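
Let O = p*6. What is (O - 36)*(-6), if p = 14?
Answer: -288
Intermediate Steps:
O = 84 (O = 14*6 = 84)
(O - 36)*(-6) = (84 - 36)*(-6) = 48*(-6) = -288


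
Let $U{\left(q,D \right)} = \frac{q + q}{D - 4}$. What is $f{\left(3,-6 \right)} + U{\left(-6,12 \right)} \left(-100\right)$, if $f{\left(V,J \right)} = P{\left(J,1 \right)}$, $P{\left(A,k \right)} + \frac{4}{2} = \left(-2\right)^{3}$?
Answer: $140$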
# # # # #
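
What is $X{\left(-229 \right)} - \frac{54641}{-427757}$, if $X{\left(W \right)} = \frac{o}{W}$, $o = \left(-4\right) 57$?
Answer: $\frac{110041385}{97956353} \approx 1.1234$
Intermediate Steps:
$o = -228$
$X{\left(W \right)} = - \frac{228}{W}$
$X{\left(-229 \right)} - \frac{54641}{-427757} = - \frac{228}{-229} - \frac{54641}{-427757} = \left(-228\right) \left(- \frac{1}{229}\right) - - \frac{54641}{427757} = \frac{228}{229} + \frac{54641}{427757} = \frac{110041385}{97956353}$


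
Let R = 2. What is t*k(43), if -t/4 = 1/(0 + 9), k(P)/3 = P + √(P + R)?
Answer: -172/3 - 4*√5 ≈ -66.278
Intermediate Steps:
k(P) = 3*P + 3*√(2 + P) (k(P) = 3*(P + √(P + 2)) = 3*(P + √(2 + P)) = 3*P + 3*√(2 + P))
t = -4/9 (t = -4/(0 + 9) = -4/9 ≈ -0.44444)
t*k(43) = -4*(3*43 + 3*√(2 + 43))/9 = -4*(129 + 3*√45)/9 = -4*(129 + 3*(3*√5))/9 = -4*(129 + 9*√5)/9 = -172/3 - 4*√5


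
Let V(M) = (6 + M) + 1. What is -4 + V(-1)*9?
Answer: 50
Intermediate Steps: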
# # # # #
EXERCISE: Which lines in the data above contain "Answer"? Show each one.

TASK RESPONSE:
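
Answer: -288
Answer: $140$
Answer: $\frac{110041385}{97956353} \approx 1.1234$
Answer: -172/3 - 4*√5 ≈ -66.278
Answer: 50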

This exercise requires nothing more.